== WHAT YOU SHOULD DO ==
Look through the records below for the line with "Ling will receive" and the line with "Find the future", then return those lines and all lines between, exactly.

== RECORDS SHOWN ==
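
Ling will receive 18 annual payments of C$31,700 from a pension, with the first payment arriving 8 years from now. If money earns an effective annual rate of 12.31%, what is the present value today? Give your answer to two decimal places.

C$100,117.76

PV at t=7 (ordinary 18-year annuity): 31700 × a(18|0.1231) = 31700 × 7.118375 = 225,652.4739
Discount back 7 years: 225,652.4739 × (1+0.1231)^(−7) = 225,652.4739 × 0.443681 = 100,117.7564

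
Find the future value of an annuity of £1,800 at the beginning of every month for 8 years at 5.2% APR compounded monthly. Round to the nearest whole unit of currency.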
==
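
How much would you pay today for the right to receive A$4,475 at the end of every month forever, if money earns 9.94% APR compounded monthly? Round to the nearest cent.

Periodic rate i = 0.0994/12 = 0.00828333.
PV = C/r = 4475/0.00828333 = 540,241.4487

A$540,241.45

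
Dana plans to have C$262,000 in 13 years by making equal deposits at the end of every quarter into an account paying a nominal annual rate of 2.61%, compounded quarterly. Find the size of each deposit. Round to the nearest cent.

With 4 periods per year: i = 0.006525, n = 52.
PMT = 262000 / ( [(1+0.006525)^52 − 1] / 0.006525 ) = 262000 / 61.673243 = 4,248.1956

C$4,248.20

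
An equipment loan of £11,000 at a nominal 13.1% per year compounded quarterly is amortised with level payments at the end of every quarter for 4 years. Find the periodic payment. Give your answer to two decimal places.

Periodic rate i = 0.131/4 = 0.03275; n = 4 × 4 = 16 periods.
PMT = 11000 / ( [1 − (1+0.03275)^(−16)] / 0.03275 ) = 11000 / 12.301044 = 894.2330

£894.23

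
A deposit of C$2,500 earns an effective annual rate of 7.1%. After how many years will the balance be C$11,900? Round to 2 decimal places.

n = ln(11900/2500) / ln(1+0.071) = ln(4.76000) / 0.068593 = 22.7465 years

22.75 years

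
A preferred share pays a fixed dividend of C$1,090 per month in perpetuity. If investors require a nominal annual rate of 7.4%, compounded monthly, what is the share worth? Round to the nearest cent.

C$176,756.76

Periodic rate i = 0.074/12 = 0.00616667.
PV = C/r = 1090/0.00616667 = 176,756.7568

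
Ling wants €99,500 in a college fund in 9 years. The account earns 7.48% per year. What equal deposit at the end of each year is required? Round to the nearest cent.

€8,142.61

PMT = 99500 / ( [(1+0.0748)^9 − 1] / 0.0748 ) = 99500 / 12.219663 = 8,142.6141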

== TASK RESULT ==
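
Ling will receive 18 annual payments of C$31,700 from a pension, with the first payment arriving 8 years from now. If money earns an effective annual rate of 12.31%, what is the present value today? Give your answer to two decimal places.

C$100,117.76

PV at t=7 (ordinary 18-year annuity): 31700 × a(18|0.1231) = 31700 × 7.118375 = 225,652.4739
Discount back 7 years: 225,652.4739 × (1+0.1231)^(−7) = 225,652.4739 × 0.443681 = 100,117.7564

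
Find the future value of an annuity of £1,800 at the beginning of every month for 8 years at 5.2% APR compounded monthly. Round to the nearest whole unit of currency.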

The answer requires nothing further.